Data items:
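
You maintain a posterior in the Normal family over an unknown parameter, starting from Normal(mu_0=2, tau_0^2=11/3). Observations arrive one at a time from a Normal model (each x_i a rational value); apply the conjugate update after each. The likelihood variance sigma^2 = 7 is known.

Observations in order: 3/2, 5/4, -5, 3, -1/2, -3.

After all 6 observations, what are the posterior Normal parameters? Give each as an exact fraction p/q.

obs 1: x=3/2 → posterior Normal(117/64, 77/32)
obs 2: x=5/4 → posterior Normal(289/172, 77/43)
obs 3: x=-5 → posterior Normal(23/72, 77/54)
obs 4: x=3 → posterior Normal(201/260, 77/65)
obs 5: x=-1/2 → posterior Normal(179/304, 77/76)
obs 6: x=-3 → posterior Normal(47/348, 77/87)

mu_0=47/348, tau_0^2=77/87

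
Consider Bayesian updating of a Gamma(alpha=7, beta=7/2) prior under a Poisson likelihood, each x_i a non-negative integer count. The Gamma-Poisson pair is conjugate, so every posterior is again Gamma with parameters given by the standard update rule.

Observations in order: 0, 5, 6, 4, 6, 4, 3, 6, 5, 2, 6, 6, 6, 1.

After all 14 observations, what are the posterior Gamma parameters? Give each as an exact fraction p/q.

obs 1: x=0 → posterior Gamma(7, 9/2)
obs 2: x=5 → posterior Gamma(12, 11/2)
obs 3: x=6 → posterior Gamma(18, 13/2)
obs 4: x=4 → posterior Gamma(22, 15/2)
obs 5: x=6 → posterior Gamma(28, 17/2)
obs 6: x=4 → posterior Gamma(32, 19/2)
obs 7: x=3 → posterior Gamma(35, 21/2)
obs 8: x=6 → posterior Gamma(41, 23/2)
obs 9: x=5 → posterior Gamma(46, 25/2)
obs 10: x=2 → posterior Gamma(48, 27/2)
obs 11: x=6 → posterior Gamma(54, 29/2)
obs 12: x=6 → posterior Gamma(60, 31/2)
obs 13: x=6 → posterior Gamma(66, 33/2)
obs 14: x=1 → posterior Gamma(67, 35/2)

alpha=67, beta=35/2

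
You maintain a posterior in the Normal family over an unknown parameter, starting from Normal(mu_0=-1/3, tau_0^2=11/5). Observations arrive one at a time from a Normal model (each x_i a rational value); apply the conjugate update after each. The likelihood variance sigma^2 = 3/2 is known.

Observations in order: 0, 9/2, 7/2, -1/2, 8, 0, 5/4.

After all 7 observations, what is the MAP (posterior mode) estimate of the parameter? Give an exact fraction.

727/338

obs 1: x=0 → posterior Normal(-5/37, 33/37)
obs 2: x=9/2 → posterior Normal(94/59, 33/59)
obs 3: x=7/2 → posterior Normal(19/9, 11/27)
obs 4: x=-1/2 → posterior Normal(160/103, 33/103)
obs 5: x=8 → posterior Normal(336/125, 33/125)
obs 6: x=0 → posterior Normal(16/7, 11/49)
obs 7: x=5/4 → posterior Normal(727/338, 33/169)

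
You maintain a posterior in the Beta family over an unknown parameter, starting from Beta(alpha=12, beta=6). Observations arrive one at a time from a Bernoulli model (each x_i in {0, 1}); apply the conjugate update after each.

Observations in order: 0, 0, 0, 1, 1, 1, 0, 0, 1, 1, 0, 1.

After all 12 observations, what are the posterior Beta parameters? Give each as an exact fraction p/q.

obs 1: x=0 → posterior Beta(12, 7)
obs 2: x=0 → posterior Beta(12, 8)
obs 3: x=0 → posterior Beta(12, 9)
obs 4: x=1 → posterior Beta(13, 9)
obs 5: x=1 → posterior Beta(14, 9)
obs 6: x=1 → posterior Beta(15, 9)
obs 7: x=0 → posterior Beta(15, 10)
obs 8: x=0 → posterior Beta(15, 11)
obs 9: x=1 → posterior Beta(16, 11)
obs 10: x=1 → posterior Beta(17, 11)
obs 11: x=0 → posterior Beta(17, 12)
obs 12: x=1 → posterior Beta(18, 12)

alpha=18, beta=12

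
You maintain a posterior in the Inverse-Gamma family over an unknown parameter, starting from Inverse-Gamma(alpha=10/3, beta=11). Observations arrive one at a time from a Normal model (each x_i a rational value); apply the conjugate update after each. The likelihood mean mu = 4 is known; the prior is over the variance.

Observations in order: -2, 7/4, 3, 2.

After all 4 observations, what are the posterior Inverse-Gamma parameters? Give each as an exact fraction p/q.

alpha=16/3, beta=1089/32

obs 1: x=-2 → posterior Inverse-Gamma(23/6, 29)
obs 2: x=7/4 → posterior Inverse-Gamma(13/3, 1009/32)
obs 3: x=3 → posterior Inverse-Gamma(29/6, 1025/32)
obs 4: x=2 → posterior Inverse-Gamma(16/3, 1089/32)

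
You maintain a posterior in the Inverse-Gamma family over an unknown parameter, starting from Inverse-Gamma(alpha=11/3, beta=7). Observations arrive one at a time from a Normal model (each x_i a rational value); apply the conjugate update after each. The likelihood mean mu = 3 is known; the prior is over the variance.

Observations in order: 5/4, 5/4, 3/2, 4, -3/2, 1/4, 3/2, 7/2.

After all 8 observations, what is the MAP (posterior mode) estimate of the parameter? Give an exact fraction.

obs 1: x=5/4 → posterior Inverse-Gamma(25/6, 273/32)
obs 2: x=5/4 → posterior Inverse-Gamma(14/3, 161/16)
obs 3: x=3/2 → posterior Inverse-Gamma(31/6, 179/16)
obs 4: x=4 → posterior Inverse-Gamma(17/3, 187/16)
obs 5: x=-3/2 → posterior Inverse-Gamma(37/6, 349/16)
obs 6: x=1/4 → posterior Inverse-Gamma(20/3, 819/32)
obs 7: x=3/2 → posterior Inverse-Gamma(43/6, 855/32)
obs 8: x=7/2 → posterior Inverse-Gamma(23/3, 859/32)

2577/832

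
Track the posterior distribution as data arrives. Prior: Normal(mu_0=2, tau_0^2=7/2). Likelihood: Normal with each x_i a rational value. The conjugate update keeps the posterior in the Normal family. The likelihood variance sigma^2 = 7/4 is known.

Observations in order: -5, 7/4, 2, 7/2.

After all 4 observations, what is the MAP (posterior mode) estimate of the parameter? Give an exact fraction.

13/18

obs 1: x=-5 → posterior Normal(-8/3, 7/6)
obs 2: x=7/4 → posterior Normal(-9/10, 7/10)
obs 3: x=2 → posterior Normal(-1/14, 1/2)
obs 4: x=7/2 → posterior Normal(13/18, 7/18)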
--
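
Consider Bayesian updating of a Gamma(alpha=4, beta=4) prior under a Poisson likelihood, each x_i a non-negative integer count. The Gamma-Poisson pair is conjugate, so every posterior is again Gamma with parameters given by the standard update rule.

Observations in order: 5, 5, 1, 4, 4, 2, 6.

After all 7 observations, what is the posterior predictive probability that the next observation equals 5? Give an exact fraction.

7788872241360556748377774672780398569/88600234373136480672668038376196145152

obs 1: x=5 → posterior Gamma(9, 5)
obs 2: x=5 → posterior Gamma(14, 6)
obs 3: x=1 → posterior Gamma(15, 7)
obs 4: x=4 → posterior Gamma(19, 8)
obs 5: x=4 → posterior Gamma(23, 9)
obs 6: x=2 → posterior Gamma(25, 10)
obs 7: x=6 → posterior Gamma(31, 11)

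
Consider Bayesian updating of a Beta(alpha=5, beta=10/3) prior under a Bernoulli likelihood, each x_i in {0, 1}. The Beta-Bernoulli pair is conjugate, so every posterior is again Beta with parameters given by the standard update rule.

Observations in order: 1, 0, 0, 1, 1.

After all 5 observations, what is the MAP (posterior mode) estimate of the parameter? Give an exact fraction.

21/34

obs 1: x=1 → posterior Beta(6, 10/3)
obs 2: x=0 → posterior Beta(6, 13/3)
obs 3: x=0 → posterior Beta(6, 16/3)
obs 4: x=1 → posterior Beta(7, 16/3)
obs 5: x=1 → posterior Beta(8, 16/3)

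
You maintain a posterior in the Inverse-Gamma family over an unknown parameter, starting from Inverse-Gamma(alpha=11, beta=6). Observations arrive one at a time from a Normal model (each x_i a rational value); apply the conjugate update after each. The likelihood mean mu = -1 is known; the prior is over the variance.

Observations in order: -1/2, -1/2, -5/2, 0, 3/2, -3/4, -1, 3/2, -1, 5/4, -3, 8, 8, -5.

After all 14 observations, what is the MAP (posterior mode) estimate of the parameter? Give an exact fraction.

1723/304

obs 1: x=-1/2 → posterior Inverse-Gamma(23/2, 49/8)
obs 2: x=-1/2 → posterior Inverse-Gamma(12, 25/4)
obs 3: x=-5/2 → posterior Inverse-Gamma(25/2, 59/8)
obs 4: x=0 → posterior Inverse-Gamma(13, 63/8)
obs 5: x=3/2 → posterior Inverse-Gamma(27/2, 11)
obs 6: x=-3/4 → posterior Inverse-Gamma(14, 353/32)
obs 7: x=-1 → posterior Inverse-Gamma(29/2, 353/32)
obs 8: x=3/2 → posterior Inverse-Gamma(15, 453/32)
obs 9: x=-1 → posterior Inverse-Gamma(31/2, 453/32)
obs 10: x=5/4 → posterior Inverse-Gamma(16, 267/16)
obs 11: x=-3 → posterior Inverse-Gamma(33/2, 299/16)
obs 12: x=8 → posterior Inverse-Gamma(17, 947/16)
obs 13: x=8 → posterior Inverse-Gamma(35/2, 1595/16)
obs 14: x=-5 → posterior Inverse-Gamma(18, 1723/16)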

*Work to complete*
For this task, write out exactly the lines of the entries above, starting at the line with "7 is known." and ending at the line with "Observations in order: 3/2, 5/4, -5, 3, -1/2, -3.", both included, and no others.

*Written answer*
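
You maintain a posterior in the Normal family over an unknown parameter, starting from Normal(mu_0=2, tau_0^2=11/3). Observations arrive one at a time from a Normal model (each x_i a rational value); apply the conjugate update after each. The likelihood variance sigma^2 = 7 is known.

Observations in order: 3/2, 5/4, -5, 3, -1/2, -3.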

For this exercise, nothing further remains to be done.